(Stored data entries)
# # # # # # #

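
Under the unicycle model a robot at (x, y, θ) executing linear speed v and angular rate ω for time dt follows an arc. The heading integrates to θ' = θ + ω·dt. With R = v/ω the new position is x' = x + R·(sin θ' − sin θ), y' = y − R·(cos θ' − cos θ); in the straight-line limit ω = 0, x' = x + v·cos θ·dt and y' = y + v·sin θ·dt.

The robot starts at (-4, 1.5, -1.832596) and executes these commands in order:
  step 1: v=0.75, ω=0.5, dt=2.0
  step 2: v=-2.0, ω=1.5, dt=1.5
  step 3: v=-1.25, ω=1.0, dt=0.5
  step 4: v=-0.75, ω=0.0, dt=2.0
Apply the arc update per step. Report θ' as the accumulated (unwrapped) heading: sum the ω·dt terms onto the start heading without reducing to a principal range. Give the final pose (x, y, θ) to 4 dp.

step 1: θ'=-0.8326 (R=1.5000) → pose (-3.6606, 0.1023, -0.8326)
step 2: θ'=1.4174 (R=-1.3333) → pose (-5.9646, -0.5912, 1.4174)
step 3: θ'=1.9174 (R=-1.2500) → pose (-5.9049, -1.2068, 1.9174)
step 4: θ'=1.9174 (straight) → pose (-5.3953, -2.6176, 1.9174)

(-5.3953, -2.6176, 1.9174)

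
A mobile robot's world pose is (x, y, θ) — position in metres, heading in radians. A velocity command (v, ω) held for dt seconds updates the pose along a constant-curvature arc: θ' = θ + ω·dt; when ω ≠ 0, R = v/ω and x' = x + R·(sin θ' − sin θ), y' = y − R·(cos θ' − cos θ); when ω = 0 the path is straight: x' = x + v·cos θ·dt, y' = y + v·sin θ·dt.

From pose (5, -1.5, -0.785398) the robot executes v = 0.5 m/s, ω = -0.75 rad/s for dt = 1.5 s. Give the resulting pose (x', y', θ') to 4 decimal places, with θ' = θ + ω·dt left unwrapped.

θ' = -0.7854 + -0.75·1.5 = -1.9104
R = v/ω = 0.5/-0.75 = -0.6667
x' = 5 + -0.6667·(sin -1.9104 − sin -0.7854) = 5.1572
y' = -1.5 − -0.6667·(cos -1.9104 − cos -0.7854) = -2.1935

(5.1572, -2.1935, -1.9104)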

# # # # # # #

Whenever a line in the records contains the word "position", copy that line.

**Answer to the exercise:**
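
Under the unicycle model a robot at (x, y, θ) executing linear speed v and angular rate ω for time dt follows an arc. The heading integrates to θ' = θ + ω·dt. With R = v/ω the new position is x' = x + R·(sin θ' − sin θ), y' = y − R·(cos θ' − cos θ); in the straight-line limit ω = 0, x' = x + v·cos θ·dt and y' = y + v·sin θ·dt.
A mobile robot's world pose is (x, y, θ) — position in metres, heading in radians. A velocity command (v, ω) held for dt seconds updates the pose along a constant-curvature arc: θ' = θ + ω·dt; when ω ≠ 0, R = v/ω and x' = x + R·(sin θ' − sin θ), y' = y − R·(cos θ' − cos θ); when ω = 0 the path is straight: x' = x + v·cos θ·dt, y' = y + v·sin θ·dt.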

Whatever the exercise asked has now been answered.